(Material for this task)

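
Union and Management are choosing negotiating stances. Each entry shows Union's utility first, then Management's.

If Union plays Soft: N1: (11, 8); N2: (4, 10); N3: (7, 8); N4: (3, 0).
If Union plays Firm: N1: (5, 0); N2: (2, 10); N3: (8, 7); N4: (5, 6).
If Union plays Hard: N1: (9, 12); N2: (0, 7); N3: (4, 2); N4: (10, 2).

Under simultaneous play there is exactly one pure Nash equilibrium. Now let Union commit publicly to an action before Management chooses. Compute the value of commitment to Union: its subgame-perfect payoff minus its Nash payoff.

5

Backward induction with Union moving first.
- Soft: BR = N2, leader payoff 4.
- Firm: BR = N2, leader payoff 2.
- Hard: BR = N1, leader payoff 9.
Maximizing over 4, 2, 9, Union chooses Hard. Subgame-perfect outcome: (Hard, N1) with payoffs (9, 12).
Under simultaneous play:
Union's best replies: N1→Soft; N2→Soft; N3→Firm; N4→Hard.
Management's best replies: Soft→N2; Firm→N2; Hard→N1.
Only (Soft, N2) has each player best-responding; Nash payoffs (4, 10).
Union's commitment gain: 9 − 4 = 5.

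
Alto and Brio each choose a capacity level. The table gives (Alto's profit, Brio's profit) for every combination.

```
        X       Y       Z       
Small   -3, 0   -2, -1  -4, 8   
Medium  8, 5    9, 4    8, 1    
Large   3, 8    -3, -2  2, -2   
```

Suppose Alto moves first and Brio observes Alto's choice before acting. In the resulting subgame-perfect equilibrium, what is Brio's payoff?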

(End Material for this task)

__Task goal__:
Check each line of the entries above for the string "Alto", and return those that contain it.

__Answer box__:
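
Alto and Brio each choose a capacity level. The table gives (Alto's profit, Brio's profit) for every combination.
Suppose Alto moves first and Brio observes Alto's choice before acting. In the resulting subgame-perfect equilibrium, what is Brio's payoff?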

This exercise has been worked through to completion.